- PROBLEM TO WORK ON: Only these lines are needed: the first line of the entries below through the line with "Verify the identity", each returned exactly.

- AVAILABLE RECORDS:
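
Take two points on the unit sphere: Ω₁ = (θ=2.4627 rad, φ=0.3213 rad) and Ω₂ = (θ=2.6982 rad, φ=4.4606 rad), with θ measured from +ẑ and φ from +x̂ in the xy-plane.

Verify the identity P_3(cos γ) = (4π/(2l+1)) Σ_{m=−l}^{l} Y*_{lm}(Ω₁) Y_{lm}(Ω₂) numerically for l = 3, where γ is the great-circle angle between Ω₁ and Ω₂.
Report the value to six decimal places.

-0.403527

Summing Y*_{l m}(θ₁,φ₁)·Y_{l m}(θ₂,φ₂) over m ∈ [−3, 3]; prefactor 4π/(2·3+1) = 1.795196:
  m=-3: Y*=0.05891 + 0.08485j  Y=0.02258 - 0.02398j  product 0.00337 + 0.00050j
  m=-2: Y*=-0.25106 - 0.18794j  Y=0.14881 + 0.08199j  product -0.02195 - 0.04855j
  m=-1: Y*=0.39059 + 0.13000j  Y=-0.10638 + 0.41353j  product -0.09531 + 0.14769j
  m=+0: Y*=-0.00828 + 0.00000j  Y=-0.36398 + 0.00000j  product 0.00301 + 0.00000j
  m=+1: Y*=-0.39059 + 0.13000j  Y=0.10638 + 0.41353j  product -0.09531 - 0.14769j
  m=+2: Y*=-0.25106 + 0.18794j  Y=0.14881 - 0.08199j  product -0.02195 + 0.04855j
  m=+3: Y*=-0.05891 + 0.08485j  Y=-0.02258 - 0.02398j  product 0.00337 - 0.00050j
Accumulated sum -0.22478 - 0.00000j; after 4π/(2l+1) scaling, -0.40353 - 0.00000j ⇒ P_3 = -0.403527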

- RESPONSE TO THE TASK:
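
Take two points on the unit sphere: Ω₁ = (θ=2.4627 rad, φ=0.3213 rad) and Ω₂ = (θ=2.6982 rad, φ=4.4606 rad), with θ measured from +ẑ and φ from +x̂ in the xy-plane.

Verify the identity P_3(cos γ) = (4π/(2l+1)) Σ_{m=−l}^{l} Y*_{lm}(Ω₁) Y_{lm}(Ω₂) numerically for l = 3, where γ is the great-circle angle between Ω₁ and Ω₂.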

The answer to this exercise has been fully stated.